## [Work request]
The answer must be an exact reproduction of all the entries.

Stored items:
↓↓↓
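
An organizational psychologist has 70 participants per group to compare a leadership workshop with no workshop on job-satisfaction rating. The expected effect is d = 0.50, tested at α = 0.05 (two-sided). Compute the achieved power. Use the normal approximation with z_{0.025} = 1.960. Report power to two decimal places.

power ≈ 0.84

For two equal groups, power = Φ(d·√(n/2) − z_{α/2}).
d·√(n/2) = 0.50 × √(70/2) = 0.50 × 5.916 = 2.958.
z_β = 2.958 − 1.960 = 0.998.
Power = Φ(0.998) = 0.841.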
↑↑↑
## [Solution to the exercise]
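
An organizational psychologist has 70 participants per group to compare a leadership workshop with no workshop on job-satisfaction rating. The expected effect is d = 0.50, tested at α = 0.05 (two-sided). Compute the achieved power. Use the normal approximation with z_{0.025} = 1.960. Report power to two decimal places.

power ≈ 0.84

For two equal groups, power = Φ(d·√(n/2) − z_{α/2}).
d·√(n/2) = 0.50 × √(70/2) = 0.50 × 5.916 = 2.958.
z_β = 2.958 − 1.960 = 0.998.
Power = Φ(0.998) = 0.841.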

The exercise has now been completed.